= WORK INSTRUCTION =
Go through each line of the records below and count those with the word "owes"; give only the total.

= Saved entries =
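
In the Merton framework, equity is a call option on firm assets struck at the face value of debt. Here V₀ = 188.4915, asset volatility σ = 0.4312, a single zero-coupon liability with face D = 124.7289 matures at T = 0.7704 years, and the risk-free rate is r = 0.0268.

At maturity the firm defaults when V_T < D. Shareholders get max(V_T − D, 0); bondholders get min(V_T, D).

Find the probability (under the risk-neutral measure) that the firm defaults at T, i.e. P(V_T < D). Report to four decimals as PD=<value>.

PD=0.1695

d₁ = [ln(V₀/D) + (r + σ²/2)T] / (σ√T)
   = [ln(188.4915/124.7289) + (0.0268 + 0.5·0.4312²)·0.7704] / (0.4312·√0.7704)
   = [0.412910 + 0.092268] / 0.378475 = 1.334775
d₂ = d₁ − σ√T = 1.334775 − 0.378475 = 0.956300
risk-neutral PD = N(−d₂) = N(-0.956300) = 0.169460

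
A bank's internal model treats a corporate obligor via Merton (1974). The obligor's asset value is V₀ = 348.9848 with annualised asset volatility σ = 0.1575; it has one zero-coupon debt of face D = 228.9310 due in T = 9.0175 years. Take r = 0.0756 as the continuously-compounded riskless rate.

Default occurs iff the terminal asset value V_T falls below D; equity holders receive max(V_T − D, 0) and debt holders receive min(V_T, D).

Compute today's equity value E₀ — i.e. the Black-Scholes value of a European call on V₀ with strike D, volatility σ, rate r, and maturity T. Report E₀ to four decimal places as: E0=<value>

E0=233.5130

d₁ = [ln(V₀/D) + (r + σ²/2)T] / (σ√T)
   = [ln(348.9848/228.9310) + (0.0756 + 0.5·0.1575²)·9.0175] / (0.1575·√9.0175)
   = [0.421608 + 0.793568] / 0.472959 = 2.569304
d₂ = d₁ − σ√T = 2.569304 − 0.472959 = 2.096345
N(d₁) = 0.994905,  N(d₂) = 0.981974,  e^(−rT) = 0.505745
E₀ = V₀·N(d₁) − D·e^(−rT)·N(d₂)
   = 348.9848·0.994905 − 228.9310·0.505745·0.981974 = 233.513037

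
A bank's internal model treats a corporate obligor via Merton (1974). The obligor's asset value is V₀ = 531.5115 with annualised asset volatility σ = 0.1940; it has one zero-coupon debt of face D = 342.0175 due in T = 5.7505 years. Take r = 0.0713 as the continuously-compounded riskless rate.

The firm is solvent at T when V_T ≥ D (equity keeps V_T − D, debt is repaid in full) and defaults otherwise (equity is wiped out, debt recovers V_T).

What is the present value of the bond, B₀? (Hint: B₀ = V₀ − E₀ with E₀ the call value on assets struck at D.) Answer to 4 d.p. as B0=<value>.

d₁ = [ln(V₀/D) + (r + σ²/2)T] / (σ√T)
   = [ln(531.5115/342.0175) + (0.0713 + 0.5·0.1940²)·5.7505] / (0.1940·√5.7505)
   = [0.440863 + 0.518224] / 0.465216 = 2.061594
d₂ = d₁ − σ√T = 2.061594 − 0.465216 = 1.596379
N(d₁) = 0.980377,  N(d₂) = 0.944798,  e^(−rT) = 0.663643
E₀ = V₀·N(d₁) − D·e^(−rT)·N(d₂)
   = 531.5115·0.980377 − 342.0175·0.663643·0.944798 = 306.633622
B₀ = V₀ − E₀ = 531.5115 − 306.633622 = 224.877878

B0=224.8779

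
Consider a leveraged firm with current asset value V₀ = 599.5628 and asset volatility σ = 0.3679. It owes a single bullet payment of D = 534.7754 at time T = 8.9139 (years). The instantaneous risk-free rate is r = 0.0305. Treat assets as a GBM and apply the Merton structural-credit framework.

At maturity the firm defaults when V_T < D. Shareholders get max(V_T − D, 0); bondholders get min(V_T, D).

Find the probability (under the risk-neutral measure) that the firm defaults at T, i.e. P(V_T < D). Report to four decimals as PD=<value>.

PD=0.5783

d₁ = [ln(V₀/D) + (r + σ²/2)T] / (σ√T)
   = [ln(599.5628/534.7754) + (0.0305 + 0.5·0.3679²)·8.9139] / (0.3679·√8.9139)
   = [0.114354 + 0.875124] / 1.098408 = 0.900829
d₂ = d₁ − σ√T = 0.900829 − 1.098408 = -0.197579
risk-neutral PD = N(−d₂) = N(0.197579) = 0.578313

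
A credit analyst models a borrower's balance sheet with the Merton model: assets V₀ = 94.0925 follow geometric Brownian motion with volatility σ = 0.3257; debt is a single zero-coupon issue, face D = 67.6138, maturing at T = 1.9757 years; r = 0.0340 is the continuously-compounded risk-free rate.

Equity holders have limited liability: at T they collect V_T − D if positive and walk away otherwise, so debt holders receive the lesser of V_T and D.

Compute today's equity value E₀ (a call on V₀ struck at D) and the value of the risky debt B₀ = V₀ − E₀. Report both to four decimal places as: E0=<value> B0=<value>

E0=34.5673 B0=59.5252

d₁ = [ln(V₀/D) + (r + σ²/2)T] / (σ√T)
   = [ln(94.0925/67.6138) + (0.0340 + 0.5·0.3257²)·1.9757] / (0.3257·√1.9757)
   = [0.330466 + 0.171965] / 0.457803 = 1.097485
d₂ = d₁ − σ√T = 1.097485 − 0.457803 = 0.639683
N(d₁) = 0.863785,  N(d₂) = 0.738811,  e^(−rT) = 0.935033
E₀ = V₀·N(d₁) − D·e^(−rT)·N(d₂)
   = 94.0925·0.863785 − 67.6138·0.935033·0.738811 = 34.567298
B₀ = V₀ − E₀ = 94.0925 − 34.567298 = 59.525202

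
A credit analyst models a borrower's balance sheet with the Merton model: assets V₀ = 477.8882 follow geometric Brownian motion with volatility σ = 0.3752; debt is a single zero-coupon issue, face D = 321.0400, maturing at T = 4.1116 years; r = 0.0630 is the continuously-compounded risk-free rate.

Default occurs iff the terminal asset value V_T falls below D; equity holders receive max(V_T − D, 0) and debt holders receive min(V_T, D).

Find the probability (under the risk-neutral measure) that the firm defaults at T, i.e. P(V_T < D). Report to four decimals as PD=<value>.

PD=0.3146

d₁ = [ln(V₀/D) + (r + σ²/2)T] / (σ√T)
   = [ln(477.8882/321.0400) + (0.0630 + 0.5·0.3752²)·4.1116] / (0.3752·√4.1116)
   = [0.397811 + 0.548436] / 0.760796 = 1.243759
d₂ = d₁ − σ√T = 1.243759 − 0.760796 = 0.482963
risk-neutral PD = N(−d₂) = N(-0.482963) = 0.314561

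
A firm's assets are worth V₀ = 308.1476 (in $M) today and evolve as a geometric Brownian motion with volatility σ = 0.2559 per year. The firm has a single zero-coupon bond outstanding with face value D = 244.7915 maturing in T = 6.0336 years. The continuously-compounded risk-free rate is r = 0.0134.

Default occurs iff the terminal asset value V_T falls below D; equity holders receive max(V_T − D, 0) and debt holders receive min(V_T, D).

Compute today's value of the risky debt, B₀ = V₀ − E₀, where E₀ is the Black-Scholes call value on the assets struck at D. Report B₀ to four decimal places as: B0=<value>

B0=193.5352

d₁ = [ln(V₀/D) + (r + σ²/2)T] / (σ√T)
   = [ln(308.1476/244.7915) + (0.0134 + 0.5·0.2559²)·6.0336] / (0.2559·√6.0336)
   = [0.230172 + 0.278405] / 0.628577 = 0.809092
d₂ = d₁ − σ√T = 0.809092 − 0.628577 = 0.180515
N(d₁) = 0.790769,  N(d₂) = 0.571626,  e^(−rT) = 0.922332
E₀ = V₀·N(d₁) − D·e^(−rT)·N(d₂)
   = 308.1476·0.790769 − 244.7915·0.922332·0.571626 = 114.612434
B₀ = V₀ − E₀ = 308.1476 − 114.612434 = 193.535166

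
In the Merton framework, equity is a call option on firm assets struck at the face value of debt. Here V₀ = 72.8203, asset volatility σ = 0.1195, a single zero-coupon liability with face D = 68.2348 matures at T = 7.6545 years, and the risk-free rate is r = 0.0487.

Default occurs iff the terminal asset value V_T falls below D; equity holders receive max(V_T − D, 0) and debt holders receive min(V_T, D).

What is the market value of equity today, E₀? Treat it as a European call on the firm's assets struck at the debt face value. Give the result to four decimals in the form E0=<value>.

d₁ = [ln(V₀/D) + (r + σ²/2)T] / (σ√T)
   = [ln(72.8203/68.2348) + (0.0487 + 0.5·0.1195²)·7.6545] / (0.1195·√7.6545)
   = [0.065040 + 0.427428] / 0.330618 = 1.489539
d₂ = d₁ − σ√T = 1.489539 − 0.330618 = 1.158921
N(d₁) = 0.931827,  N(d₂) = 0.876756,  e^(−rT) = 0.688821
E₀ = V₀·N(d₁) − D·e^(−rT)·N(d₂)
   = 72.8203·0.931827 − 68.2348·0.688821·0.876756 = 26.647058

E0=26.6471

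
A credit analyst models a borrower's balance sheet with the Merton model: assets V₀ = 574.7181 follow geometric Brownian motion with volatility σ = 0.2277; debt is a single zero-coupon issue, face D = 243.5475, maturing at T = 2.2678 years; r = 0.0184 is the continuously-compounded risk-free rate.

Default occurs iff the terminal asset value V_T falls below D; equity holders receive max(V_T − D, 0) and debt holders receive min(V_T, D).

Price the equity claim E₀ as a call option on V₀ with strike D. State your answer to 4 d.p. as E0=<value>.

d₁ = [ln(V₀/D) + (r + σ²/2)T] / (σ√T)
   = [ln(574.7181/243.5475) + (0.0184 + 0.5·0.2277²)·2.2678] / (0.2277·√2.2678)
   = [0.858568 + 0.100517] / 0.342898 = 2.796995
d₂ = d₁ − σ√T = 2.796995 − 0.342898 = 2.454096
N(d₁) = 0.997421,  N(d₂) = 0.992938,  e^(−rT) = 0.959131
E₀ = V₀·N(d₁) − D·e^(−rT)·N(d₂)
   = 574.7181·0.997421 − 243.5475·0.959131·0.992938 = 341.291543

E0=341.2915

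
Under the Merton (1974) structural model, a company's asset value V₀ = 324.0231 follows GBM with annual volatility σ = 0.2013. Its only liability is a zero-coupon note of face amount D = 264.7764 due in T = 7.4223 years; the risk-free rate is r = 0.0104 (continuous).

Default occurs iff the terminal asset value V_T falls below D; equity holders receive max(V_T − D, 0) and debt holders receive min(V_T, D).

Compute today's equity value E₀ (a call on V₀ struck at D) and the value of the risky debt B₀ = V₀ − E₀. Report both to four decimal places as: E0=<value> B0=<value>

d₁ = [ln(V₀/D) + (r + σ²/2)T] / (σ√T)
   = [ln(324.0231/264.7764) + (0.0104 + 0.5·0.2013²)·7.4223] / (0.2013·√7.4223)
   = [0.201929 + 0.227574] / 0.548420 = 0.783165
d₂ = d₁ − σ√T = 0.783165 − 0.548420 = 0.234745
N(d₁) = 0.783235,  N(d₂) = 0.592797,  e^(−rT) = 0.925712
E₀ = V₀·N(d₁) − D·e^(−rT)·N(d₂)
   = 324.0231·0.783235 − 264.7764·0.925712·0.592797 = 108.487708
B₀ = V₀ − E₀ = 324.0231 − 108.487708 = 215.535392

E0=108.4877 B0=215.5354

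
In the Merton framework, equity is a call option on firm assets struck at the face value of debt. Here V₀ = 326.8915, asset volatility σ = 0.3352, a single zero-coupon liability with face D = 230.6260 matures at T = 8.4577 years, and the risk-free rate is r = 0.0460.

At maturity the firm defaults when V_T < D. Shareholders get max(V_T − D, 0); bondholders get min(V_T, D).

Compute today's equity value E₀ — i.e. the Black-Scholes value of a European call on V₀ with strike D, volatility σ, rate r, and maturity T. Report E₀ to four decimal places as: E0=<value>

d₁ = [ln(V₀/D) + (r + σ²/2)T] / (σ√T)
   = [ln(326.8915/230.6260) + (0.0460 + 0.5·0.3352²)·8.4577] / (0.3352·√8.4577)
   = [0.348831 + 0.864204] / 0.974833 = 1.244351
d₂ = d₁ − σ√T = 1.244351 − 0.974833 = 0.269519
N(d₁) = 0.893315,  N(d₂) = 0.606235,  e^(−rT) = 0.677698
E₀ = V₀·N(d₁) − D·e^(−rT)·N(d₂)
   = 326.8915·0.893315 − 230.6260·0.677698·0.606235 = 197.265788

E0=197.2658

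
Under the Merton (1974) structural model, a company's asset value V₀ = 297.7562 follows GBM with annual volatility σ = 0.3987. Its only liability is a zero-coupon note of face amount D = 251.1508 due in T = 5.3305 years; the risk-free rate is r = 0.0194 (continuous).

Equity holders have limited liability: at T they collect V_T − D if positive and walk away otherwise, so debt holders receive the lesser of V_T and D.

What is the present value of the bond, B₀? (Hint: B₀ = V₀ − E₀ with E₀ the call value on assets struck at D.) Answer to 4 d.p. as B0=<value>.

B0=165.3839

d₁ = [ln(V₀/D) + (r + σ²/2)T] / (σ√T)
   = [ln(297.7562/251.1508) + (0.0194 + 0.5·0.3987²)·5.3305] / (0.3987·√5.3305)
   = [0.170221 + 0.527084] / 0.920514 = 0.757518
d₂ = d₁ − σ√T = 0.757518 − 0.920514 = -0.162995
N(d₁) = 0.775630,  N(d₂) = 0.435261,  e^(−rT) = 0.901756
E₀ = V₀·N(d₁) − D·e^(−rT)·N(d₂)
   = 297.7562·0.775630 − 251.1508·0.901756·0.435261 = 132.372261
B₀ = V₀ − E₀ = 297.7562 − 132.372261 = 165.383939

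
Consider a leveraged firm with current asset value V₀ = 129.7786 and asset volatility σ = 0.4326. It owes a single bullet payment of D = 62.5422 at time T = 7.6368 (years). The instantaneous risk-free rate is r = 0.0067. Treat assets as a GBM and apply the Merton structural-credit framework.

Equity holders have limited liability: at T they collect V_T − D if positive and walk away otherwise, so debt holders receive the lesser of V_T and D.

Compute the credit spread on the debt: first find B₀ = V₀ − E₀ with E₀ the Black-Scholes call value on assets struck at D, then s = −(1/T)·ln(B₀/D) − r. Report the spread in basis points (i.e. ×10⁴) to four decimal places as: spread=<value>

spread=372.3862

d₁ = [ln(V₀/D) + (r + σ²/2)T] / (σ√T)
   = [ln(129.7786/62.5422) + (0.0067 + 0.5·0.4326²)·7.6368] / (0.4326·√7.6368)
   = [0.729988 + 0.765752] / 1.195480 = 1.251164
d₂ = d₁ − σ√T = 1.251164 − 1.195480 = 0.055684
N(d₁) = 0.894563,  N(d₂) = 0.522203,  e^(−rT) = 0.950120
E₀ = V₀·N(d₁) − D·e^(−rT)·N(d₂)
   = 129.7786·0.894563 − 62.5422·0.950120·0.522203 = 85.064402
B₀ = V₀ − E₀ = 129.7786 − 85.064402 = 44.714198
spread = −(1/T)·ln(B₀/D) − r = −(1/7.6368)·ln(44.714198/62.5422) − 0.0067 = 0.03723862
in basis points: 0.03723862 × 10⁴ = 372.3862 bp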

= ANSWER FOR THIS EXERCISE =
2